Set down each line of the data below exactly.

START RECORDED DATA

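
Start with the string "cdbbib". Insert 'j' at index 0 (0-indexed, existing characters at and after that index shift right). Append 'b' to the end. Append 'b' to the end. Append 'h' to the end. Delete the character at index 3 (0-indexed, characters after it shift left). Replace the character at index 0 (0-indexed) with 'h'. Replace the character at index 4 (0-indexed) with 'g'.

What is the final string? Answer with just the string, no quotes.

Answer: hcdbgbbbh

Derivation:
Applying each edit step by step:
Start: "cdbbib"
Op 1 (insert 'j' at idx 0): "cdbbib" -> "jcdbbib"
Op 2 (append 'b'): "jcdbbib" -> "jcdbbibb"
Op 3 (append 'b'): "jcdbbibb" -> "jcdbbibbb"
Op 4 (append 'h'): "jcdbbibbb" -> "jcdbbibbbh"
Op 5 (delete idx 3 = 'b'): "jcdbbibbbh" -> "jcdbibbbh"
Op 6 (replace idx 0: 'j' -> 'h'): "jcdbibbbh" -> "hcdbibbbh"
Op 7 (replace idx 4: 'i' -> 'g'): "hcdbibbbh" -> "hcdbgbbbh"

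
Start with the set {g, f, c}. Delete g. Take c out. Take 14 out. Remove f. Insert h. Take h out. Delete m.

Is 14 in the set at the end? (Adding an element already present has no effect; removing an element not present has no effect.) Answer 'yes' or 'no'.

Answer: no

Derivation:
Tracking the set through each operation:
Start: {c, f, g}
Event 1 (remove g): removed. Set: {c, f}
Event 2 (remove c): removed. Set: {f}
Event 3 (remove 14): not present, no change. Set: {f}
Event 4 (remove f): removed. Set: {}
Event 5 (add h): added. Set: {h}
Event 6 (remove h): removed. Set: {}
Event 7 (remove m): not present, no change. Set: {}

Final set: {} (size 0)
14 is NOT in the final set.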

END RECORDED DATA

**ANSWER BELOW:**
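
Start with the string "cdbbib". Insert 'j' at index 0 (0-indexed, existing characters at and after that index shift right). Append 'b' to the end. Append 'b' to the end. Append 'h' to the end. Delete the character at index 3 (0-indexed, characters after it shift left). Replace the character at index 0 (0-indexed) with 'h'. Replace the character at index 4 (0-indexed) with 'g'.

What is the final string? Answer with just the string, no quotes.

Answer: hcdbgbbbh

Derivation:
Applying each edit step by step:
Start: "cdbbib"
Op 1 (insert 'j' at idx 0): "cdbbib" -> "jcdbbib"
Op 2 (append 'b'): "jcdbbib" -> "jcdbbibb"
Op 3 (append 'b'): "jcdbbibb" -> "jcdbbibbb"
Op 4 (append 'h'): "jcdbbibbb" -> "jcdbbibbbh"
Op 5 (delete idx 3 = 'b'): "jcdbbibbbh" -> "jcdbibbbh"
Op 6 (replace idx 0: 'j' -> 'h'): "jcdbibbbh" -> "hcdbibbbh"
Op 7 (replace idx 4: 'i' -> 'g'): "hcdbibbbh" -> "hcdbgbbbh"

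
Start with the set {g, f, c}. Delete g. Take c out. Take 14 out. Remove f. Insert h. Take h out. Delete m.

Is 14 in the set at the end? (Adding an element already present has no effect; removing an element not present has no effect.) Answer 'yes' or 'no'.

Answer: no

Derivation:
Tracking the set through each operation:
Start: {c, f, g}
Event 1 (remove g): removed. Set: {c, f}
Event 2 (remove c): removed. Set: {f}
Event 3 (remove 14): not present, no change. Set: {f}
Event 4 (remove f): removed. Set: {}
Event 5 (add h): added. Set: {h}
Event 6 (remove h): removed. Set: {}
Event 7 (remove m): not present, no change. Set: {}

Final set: {} (size 0)
14 is NOT in the final set.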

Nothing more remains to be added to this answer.